* **REQUIRED WORK**
All of the listing should be transcribed exactly.

___ INPUT MATERIAL

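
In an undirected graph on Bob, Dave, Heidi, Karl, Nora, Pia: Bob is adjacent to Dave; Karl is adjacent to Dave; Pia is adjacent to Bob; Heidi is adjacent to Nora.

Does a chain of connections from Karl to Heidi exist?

Explore from Karl.
Distance 1: reach Dave.
Distance 2: reach Bob.
Distance 3: reach Pia.
The search is exhausted without reaching Heidi; it lies in a different component.

No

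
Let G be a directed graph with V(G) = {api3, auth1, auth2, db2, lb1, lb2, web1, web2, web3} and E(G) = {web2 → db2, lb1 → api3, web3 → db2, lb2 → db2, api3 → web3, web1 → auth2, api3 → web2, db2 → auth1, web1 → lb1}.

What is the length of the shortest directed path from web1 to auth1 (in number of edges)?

Distance 0: web1.
Distance 1: auth2, lb1.
Distance 2: api3.
Distance 3: web2, web3.
Distance 4: db2.
Distance 5: auth1 — contains auth1.

5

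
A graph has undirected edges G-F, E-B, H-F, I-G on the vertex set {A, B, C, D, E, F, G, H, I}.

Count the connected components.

From A: component {A}.
From B: component {B, E}.
From C: component {C}.
From D: component {D}.
From F: component {F, G, H, I}.
That's 5 components.

5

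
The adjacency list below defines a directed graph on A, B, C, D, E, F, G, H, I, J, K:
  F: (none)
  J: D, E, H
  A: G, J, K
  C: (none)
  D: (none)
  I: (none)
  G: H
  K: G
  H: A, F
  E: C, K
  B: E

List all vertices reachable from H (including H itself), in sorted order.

A, C, D, E, F, G, H, J, K

Start at H.
Its neighbours: A, F.
Then their neighbours: G, J, K.
Then next layer: D, E.
Then next layer: C.
Nothing further is reachable.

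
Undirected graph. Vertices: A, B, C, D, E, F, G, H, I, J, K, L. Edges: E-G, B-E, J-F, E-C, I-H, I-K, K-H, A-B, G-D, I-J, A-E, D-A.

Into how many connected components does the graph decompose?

From A: component {A, B, C, D, E, G}.
From F: component {F, H, I, J, K}.
From L: component {L}.
That's 3 components.

3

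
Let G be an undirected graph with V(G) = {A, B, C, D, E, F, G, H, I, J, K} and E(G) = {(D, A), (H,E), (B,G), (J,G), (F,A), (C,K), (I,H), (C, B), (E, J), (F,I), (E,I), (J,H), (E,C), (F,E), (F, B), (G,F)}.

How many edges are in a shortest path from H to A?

3

Distance 0: H.
Distance 1: E, I, J.
Distance 2: C, F, G.
Distance 3: A, B, K — contains A.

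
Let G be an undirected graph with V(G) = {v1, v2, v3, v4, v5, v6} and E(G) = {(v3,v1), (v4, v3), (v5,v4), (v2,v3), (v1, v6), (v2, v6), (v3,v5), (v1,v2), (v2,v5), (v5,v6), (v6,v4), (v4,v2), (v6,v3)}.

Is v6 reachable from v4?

Explore from v4.
Distance 1: reach v2, v3, v5, v6.
Found v6.

Yes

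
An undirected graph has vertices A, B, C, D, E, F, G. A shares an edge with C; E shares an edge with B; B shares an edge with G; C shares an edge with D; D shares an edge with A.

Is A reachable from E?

No

Explore from E.
Distance 1: reach B.
Distance 2: reach G.
The search is exhausted without reaching A; it lies in a different component.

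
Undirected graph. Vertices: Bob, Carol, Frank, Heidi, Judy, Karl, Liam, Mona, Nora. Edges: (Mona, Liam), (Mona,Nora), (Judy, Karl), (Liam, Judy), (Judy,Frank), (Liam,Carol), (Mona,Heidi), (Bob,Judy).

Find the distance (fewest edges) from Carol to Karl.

Distance 0: Carol.
Distance 1: Liam.
Distance 2: Judy, Mona.
Distance 3: Bob, Frank, Heidi, Karl, Nora — contains Karl.

3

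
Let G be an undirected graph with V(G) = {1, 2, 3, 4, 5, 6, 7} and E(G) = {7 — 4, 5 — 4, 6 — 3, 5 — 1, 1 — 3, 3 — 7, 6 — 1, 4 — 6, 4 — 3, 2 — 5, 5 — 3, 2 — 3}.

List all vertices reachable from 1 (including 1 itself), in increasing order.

Start at 1.
Its neighbours: 3, 5, 6.
Then their neighbours: 2, 4, 7.
Every vertex is now reached.

1, 2, 3, 4, 5, 6, 7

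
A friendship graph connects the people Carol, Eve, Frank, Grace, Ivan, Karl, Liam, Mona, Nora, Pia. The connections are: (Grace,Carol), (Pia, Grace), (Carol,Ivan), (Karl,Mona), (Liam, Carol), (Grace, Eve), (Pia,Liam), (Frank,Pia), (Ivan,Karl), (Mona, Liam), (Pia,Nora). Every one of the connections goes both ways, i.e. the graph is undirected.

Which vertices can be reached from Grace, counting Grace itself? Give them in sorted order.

Carol, Eve, Frank, Grace, Ivan, Karl, Liam, Mona, Nora, Pia

Start at Grace.
Its neighbours: Carol, Eve, Pia.
Then their neighbours: Frank, Ivan, Liam, Nora.
Then next layer: Karl, Mona.
Every vertex is now reached.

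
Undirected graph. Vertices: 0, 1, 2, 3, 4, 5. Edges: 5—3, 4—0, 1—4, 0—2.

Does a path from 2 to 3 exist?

Explore from 2.
Distance 1: reach 0.
Distance 2: reach 4.
Distance 3: reach 1.
The search is exhausted without reaching 3; it lies in a different component.

No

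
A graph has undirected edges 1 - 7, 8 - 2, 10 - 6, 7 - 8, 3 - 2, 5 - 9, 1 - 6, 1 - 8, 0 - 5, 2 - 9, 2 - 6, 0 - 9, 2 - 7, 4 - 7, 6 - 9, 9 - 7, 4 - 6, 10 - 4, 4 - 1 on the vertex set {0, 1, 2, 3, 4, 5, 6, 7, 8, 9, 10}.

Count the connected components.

1

From 0: component {0, 1, 2, 3, 4, 5, 6, 7, 8, 9, 10}.
That's 1 component.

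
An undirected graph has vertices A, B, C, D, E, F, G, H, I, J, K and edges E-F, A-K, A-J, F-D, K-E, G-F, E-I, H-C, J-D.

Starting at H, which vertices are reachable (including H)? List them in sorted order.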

______

* **ANSWER**
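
In an undirected graph on Bob, Dave, Heidi, Karl, Nora, Pia: Bob is adjacent to Dave; Karl is adjacent to Dave; Pia is adjacent to Bob; Heidi is adjacent to Nora.

Does a chain of connections from Karl to Heidi exist?

Explore from Karl.
Distance 1: reach Dave.
Distance 2: reach Bob.
Distance 3: reach Pia.
The search is exhausted without reaching Heidi; it lies in a different component.

No

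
Let G be a directed graph with V(G) = {api3, auth1, auth2, db2, lb1, lb2, web1, web2, web3} and E(G) = {web2 → db2, lb1 → api3, web3 → db2, lb2 → db2, api3 → web3, web1 → auth2, api3 → web2, db2 → auth1, web1 → lb1}.

What is the length of the shortest directed path from web1 to auth1 (in number of edges)?

Distance 0: web1.
Distance 1: auth2, lb1.
Distance 2: api3.
Distance 3: web2, web3.
Distance 4: db2.
Distance 5: auth1 — contains auth1.

5

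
A graph has undirected edges G-F, E-B, H-F, I-G on the vertex set {A, B, C, D, E, F, G, H, I}.

Count the connected components.

From A: component {A}.
From B: component {B, E}.
From C: component {C}.
From D: component {D}.
From F: component {F, G, H, I}.
That's 5 components.

5

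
The adjacency list below defines a directed graph on A, B, C, D, E, F, G, H, I, J, K:
  F: (none)
  J: D, E, H
  A: G, J, K
  C: (none)
  D: (none)
  I: (none)
  G: H
  K: G
  H: A, F
  E: C, K
  B: E

List all vertices reachable from H (including H itself), in sorted order.

A, C, D, E, F, G, H, J, K

Start at H.
Its neighbours: A, F.
Then their neighbours: G, J, K.
Then next layer: D, E.
Then next layer: C.
Nothing further is reachable.

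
Undirected graph. Vertices: A, B, C, D, E, F, G, H, I, J, K, L. Edges: E-G, B-E, J-F, E-C, I-H, I-K, K-H, A-B, G-D, I-J, A-E, D-A.

Into how many connected components does the graph decompose?

From A: component {A, B, C, D, E, G}.
From F: component {F, H, I, J, K}.
From L: component {L}.
That's 3 components.

3

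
Let G be an undirected graph with V(G) = {A, B, C, D, E, F, G, H, I, J, K} and E(G) = {(D, A), (H,E), (B,G), (J,G), (F,A), (C,K), (I,H), (C, B), (E, J), (F,I), (E,I), (J,H), (E,C), (F,E), (F, B), (G,F)}.

How many edges are in a shortest path from H to A?

3

Distance 0: H.
Distance 1: E, I, J.
Distance 2: C, F, G.
Distance 3: A, B, K — contains A.

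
Let G be an undirected graph with V(G) = {v1, v2, v3, v4, v5, v6} and E(G) = {(v3,v1), (v4, v3), (v5,v4), (v2,v3), (v1, v6), (v2, v6), (v3,v5), (v1,v2), (v2,v5), (v5,v6), (v6,v4), (v4,v2), (v6,v3)}.

Is v6 reachable from v4?

Explore from v4.
Distance 1: reach v2, v3, v5, v6.
Found v6.

Yes

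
An undirected graph has vertices A, B, C, D, E, F, G. A shares an edge with C; E shares an edge with B; B shares an edge with G; C shares an edge with D; D shares an edge with A.

Is A reachable from E?

No

Explore from E.
Distance 1: reach B.
Distance 2: reach G.
The search is exhausted without reaching A; it lies in a different component.

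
Undirected graph. Vertices: Bob, Carol, Frank, Heidi, Judy, Karl, Liam, Mona, Nora. Edges: (Mona, Liam), (Mona,Nora), (Judy, Karl), (Liam, Judy), (Judy,Frank), (Liam,Carol), (Mona,Heidi), (Bob,Judy).

Find the distance (fewest edges) from Carol to Karl.

Distance 0: Carol.
Distance 1: Liam.
Distance 2: Judy, Mona.
Distance 3: Bob, Frank, Heidi, Karl, Nora — contains Karl.

3

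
Let G be an undirected graph with V(G) = {1, 2, 3, 4, 5, 6, 7} and E(G) = {7 — 4, 5 — 4, 6 — 3, 5 — 1, 1 — 3, 3 — 7, 6 — 1, 4 — 6, 4 — 3, 2 — 5, 5 — 3, 2 — 3}.

List all vertices reachable from 1 (including 1 itself), in increasing order.

Start at 1.
Its neighbours: 3, 5, 6.
Then their neighbours: 2, 4, 7.
Every vertex is now reached.

1, 2, 3, 4, 5, 6, 7

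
A friendship graph connects the people Carol, Eve, Frank, Grace, Ivan, Karl, Liam, Mona, Nora, Pia. The connections are: (Grace,Carol), (Pia, Grace), (Carol,Ivan), (Karl,Mona), (Liam, Carol), (Grace, Eve), (Pia,Liam), (Frank,Pia), (Ivan,Karl), (Mona, Liam), (Pia,Nora). Every one of the connections goes both ways, i.e. the graph is undirected.

Which vertices can be reached from Grace, counting Grace itself? Give them in sorted order.

Carol, Eve, Frank, Grace, Ivan, Karl, Liam, Mona, Nora, Pia

Start at Grace.
Its neighbours: Carol, Eve, Pia.
Then their neighbours: Frank, Ivan, Liam, Nora.
Then next layer: Karl, Mona.
Every vertex is now reached.

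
Undirected graph. Vertices: 0, 1, 2, 3, 4, 5. Edges: 5—3, 4—0, 1—4, 0—2.

Does a path from 2 to 3 exist?

Explore from 2.
Distance 1: reach 0.
Distance 2: reach 4.
Distance 3: reach 1.
The search is exhausted without reaching 3; it lies in a different component.

No

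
A graph has undirected edges 1 - 7, 8 - 2, 10 - 6, 7 - 8, 3 - 2, 5 - 9, 1 - 6, 1 - 8, 0 - 5, 2 - 9, 2 - 6, 0 - 9, 2 - 7, 4 - 7, 6 - 9, 9 - 7, 4 - 6, 10 - 4, 4 - 1 on the vertex set {0, 1, 2, 3, 4, 5, 6, 7, 8, 9, 10}.

Count the connected components.

1

From 0: component {0, 1, 2, 3, 4, 5, 6, 7, 8, 9, 10}.
That's 1 component.

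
An undirected graph has vertices A, B, C, D, E, F, G, H, I, J, K and edges E-F, A-K, A-J, F-D, K-E, G-F, E-I, H-C, J-D.

Starting at H, which vertices are reachable (including H)? List them in sorted order.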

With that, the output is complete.